Recorded information Block Start
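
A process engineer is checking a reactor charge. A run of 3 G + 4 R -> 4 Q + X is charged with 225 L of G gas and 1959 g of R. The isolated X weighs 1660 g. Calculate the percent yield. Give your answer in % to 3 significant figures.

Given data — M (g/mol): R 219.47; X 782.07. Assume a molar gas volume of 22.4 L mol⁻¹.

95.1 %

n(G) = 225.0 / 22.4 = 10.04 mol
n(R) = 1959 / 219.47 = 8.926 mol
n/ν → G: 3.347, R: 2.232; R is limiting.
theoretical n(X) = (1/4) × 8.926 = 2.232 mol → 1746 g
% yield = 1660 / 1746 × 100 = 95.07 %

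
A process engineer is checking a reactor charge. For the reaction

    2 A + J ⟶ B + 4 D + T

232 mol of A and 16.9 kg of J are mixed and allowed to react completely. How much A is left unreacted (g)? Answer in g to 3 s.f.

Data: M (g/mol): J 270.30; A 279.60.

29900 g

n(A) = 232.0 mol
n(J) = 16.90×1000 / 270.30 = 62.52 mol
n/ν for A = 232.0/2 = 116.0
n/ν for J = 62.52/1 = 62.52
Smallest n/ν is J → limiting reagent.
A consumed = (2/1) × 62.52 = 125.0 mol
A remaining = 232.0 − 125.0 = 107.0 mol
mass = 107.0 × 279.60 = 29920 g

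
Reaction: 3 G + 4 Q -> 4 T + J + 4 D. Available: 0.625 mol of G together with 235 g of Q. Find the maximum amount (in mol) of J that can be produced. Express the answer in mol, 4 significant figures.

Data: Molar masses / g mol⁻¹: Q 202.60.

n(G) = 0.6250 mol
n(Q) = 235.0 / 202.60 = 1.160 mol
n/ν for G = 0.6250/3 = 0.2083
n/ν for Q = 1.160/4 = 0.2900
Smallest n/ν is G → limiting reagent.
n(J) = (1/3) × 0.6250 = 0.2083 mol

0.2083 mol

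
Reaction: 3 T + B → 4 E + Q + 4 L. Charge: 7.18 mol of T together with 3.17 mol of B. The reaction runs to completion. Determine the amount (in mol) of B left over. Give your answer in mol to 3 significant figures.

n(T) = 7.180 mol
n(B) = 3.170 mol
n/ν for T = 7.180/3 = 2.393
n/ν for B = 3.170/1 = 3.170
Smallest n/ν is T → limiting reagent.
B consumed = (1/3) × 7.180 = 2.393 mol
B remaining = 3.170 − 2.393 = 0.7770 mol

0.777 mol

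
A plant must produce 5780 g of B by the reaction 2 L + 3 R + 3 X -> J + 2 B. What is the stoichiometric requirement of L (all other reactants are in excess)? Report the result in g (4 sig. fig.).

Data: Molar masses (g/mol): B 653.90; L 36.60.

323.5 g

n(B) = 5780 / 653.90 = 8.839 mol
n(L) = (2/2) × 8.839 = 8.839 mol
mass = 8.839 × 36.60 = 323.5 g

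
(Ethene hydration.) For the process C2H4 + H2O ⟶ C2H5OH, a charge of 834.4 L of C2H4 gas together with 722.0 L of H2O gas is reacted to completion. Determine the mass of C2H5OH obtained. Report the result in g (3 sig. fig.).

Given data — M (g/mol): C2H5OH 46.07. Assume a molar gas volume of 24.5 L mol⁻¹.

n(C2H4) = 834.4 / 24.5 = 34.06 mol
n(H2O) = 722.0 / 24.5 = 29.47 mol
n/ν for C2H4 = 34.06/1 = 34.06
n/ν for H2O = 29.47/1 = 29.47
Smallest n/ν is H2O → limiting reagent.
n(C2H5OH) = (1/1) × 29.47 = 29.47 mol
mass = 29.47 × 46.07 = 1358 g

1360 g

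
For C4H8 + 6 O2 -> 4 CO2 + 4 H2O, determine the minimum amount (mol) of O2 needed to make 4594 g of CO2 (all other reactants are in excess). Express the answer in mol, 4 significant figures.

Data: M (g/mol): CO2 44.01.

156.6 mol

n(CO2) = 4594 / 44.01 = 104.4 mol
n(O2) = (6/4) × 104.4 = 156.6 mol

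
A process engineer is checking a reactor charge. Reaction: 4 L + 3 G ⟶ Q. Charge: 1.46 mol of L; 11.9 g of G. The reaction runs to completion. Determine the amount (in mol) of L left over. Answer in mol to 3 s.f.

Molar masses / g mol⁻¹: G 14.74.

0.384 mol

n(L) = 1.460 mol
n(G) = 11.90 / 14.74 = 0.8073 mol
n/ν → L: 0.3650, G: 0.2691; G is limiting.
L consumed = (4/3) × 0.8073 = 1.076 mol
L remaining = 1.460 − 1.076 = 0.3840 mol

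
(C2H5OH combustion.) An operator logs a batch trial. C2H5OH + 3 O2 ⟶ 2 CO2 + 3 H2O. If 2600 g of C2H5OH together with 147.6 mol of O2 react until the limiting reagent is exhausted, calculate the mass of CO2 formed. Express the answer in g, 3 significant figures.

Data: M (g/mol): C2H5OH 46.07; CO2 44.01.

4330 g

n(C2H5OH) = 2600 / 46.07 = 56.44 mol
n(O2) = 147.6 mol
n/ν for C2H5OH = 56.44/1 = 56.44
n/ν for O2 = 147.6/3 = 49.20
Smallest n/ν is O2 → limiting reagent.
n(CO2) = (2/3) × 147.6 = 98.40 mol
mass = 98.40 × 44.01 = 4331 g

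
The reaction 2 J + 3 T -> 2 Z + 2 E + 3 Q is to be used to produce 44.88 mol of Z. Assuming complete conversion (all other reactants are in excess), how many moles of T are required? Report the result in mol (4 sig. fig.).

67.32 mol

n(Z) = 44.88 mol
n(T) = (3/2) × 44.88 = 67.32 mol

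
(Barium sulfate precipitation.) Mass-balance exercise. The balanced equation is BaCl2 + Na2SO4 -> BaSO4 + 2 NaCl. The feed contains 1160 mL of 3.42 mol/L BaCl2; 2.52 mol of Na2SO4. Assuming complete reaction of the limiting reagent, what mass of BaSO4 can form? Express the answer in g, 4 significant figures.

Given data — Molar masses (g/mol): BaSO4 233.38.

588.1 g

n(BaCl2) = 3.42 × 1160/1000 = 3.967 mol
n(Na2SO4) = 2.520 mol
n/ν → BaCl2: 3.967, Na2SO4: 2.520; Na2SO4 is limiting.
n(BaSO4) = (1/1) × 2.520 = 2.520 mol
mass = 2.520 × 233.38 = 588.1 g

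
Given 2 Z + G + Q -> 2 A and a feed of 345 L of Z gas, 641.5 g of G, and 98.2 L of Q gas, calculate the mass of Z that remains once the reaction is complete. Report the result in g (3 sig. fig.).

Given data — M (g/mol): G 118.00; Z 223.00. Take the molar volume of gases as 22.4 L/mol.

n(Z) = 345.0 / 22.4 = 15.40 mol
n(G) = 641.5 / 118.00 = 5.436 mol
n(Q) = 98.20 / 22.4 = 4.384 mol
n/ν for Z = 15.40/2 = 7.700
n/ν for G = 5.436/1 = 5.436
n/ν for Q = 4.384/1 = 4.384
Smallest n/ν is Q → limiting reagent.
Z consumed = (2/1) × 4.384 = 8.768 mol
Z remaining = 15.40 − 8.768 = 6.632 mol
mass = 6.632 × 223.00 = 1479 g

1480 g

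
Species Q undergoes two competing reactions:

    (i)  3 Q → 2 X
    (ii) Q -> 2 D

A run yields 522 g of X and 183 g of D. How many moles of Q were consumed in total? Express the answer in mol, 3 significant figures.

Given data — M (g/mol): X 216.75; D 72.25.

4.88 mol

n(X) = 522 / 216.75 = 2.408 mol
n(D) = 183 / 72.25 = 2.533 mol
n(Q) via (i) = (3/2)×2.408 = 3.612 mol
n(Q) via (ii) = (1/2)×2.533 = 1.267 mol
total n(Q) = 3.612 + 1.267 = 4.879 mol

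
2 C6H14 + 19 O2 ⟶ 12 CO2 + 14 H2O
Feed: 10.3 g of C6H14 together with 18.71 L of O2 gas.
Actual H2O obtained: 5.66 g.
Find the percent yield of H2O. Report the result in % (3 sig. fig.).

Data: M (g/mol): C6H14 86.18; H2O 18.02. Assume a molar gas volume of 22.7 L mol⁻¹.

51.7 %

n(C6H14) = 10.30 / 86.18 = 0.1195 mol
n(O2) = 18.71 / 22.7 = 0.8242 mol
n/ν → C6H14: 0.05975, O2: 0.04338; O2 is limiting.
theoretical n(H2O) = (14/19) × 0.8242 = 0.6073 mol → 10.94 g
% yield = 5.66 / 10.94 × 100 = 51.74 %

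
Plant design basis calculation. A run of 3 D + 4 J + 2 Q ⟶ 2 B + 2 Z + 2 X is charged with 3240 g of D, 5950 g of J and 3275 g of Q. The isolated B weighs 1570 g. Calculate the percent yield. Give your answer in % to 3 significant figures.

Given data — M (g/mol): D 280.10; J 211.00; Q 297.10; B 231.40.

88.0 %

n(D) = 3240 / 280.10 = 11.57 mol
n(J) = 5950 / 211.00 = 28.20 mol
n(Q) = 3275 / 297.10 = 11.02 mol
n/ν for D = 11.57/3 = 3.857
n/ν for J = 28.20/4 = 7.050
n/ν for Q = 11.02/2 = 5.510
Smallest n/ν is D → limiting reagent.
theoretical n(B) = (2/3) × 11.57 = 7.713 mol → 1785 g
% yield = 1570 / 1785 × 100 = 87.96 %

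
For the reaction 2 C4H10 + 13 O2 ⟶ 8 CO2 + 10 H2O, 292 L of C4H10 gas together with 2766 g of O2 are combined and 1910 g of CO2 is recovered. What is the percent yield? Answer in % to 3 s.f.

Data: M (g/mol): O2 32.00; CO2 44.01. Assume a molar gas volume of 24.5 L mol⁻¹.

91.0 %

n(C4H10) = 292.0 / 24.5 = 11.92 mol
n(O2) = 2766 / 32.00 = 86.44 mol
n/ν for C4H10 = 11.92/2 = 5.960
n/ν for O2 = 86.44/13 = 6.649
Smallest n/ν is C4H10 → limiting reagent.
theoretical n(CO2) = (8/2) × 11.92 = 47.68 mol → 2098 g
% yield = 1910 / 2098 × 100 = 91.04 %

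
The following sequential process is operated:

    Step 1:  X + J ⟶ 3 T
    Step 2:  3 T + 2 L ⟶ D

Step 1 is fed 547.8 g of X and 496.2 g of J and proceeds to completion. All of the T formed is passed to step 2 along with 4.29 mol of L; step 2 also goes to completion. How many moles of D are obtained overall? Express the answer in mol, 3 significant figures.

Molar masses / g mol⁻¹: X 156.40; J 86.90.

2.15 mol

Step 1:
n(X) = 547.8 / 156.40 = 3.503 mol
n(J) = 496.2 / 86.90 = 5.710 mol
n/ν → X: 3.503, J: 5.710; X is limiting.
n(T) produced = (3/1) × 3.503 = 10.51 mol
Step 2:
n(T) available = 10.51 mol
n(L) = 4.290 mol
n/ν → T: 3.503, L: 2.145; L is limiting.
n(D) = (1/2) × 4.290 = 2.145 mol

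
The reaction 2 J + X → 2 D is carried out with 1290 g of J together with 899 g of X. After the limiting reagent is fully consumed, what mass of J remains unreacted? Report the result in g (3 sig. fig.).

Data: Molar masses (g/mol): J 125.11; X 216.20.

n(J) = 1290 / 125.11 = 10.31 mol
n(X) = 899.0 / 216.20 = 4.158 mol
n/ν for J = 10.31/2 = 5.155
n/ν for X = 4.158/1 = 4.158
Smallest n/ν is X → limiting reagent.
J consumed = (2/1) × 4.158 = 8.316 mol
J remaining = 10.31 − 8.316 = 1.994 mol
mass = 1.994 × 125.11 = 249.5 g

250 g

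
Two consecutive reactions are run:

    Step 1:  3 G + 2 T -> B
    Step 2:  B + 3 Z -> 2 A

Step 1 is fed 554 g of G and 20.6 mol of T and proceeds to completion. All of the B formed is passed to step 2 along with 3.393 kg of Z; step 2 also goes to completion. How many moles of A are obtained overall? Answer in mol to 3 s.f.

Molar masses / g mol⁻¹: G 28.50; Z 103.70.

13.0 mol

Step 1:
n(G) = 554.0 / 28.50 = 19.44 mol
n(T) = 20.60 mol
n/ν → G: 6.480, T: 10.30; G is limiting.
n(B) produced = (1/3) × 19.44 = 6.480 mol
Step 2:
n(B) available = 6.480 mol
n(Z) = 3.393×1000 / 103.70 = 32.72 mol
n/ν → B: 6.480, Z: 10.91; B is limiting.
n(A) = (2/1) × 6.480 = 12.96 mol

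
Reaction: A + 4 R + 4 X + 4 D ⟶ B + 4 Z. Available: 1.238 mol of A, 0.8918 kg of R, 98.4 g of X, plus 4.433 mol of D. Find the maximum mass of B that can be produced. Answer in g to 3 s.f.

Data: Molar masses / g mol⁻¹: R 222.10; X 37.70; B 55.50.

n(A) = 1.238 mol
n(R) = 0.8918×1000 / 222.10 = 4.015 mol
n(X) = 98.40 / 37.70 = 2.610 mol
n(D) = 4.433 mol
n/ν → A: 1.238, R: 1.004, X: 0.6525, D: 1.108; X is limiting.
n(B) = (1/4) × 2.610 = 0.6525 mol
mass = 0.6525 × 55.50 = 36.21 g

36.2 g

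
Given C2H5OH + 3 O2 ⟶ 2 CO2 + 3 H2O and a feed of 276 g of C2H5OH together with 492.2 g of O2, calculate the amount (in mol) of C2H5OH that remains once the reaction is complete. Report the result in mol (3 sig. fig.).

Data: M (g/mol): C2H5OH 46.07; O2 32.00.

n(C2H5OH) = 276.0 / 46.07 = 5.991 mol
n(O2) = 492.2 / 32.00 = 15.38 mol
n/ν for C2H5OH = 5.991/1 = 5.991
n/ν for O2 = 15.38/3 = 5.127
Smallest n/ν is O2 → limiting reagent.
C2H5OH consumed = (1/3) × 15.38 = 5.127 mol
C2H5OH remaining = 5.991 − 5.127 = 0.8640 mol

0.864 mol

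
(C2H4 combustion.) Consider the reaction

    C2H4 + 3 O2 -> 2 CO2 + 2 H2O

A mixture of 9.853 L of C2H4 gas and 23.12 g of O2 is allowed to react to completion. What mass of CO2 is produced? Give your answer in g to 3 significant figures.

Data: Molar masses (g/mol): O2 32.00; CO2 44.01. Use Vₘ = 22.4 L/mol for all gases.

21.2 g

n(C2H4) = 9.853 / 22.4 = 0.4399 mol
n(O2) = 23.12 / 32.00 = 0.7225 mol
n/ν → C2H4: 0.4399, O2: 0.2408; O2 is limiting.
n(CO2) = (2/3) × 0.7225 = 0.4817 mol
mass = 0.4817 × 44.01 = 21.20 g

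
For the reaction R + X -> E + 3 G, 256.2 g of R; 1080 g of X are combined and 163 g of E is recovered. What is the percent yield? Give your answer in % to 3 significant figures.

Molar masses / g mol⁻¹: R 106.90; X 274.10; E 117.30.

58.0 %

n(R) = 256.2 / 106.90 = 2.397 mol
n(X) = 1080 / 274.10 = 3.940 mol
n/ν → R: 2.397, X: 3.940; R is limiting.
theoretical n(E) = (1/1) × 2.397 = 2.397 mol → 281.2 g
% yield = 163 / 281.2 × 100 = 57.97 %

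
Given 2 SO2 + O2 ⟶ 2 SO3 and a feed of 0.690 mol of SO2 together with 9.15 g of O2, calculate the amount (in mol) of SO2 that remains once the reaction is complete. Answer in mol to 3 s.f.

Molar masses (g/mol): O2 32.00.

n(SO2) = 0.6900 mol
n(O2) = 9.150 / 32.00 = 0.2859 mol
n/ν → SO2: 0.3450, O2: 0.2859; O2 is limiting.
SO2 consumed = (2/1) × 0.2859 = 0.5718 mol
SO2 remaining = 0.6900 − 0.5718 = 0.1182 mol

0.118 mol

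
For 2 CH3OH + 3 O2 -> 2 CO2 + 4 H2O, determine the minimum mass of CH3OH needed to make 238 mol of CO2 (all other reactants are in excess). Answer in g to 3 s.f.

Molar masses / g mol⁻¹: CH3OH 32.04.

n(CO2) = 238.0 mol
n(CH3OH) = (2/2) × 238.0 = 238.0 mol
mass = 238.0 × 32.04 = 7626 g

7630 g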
Recorded information Block End
◆ Brief
Report the number of lines above that contain the word "allowed", and only that number.

◆ Expected answer
2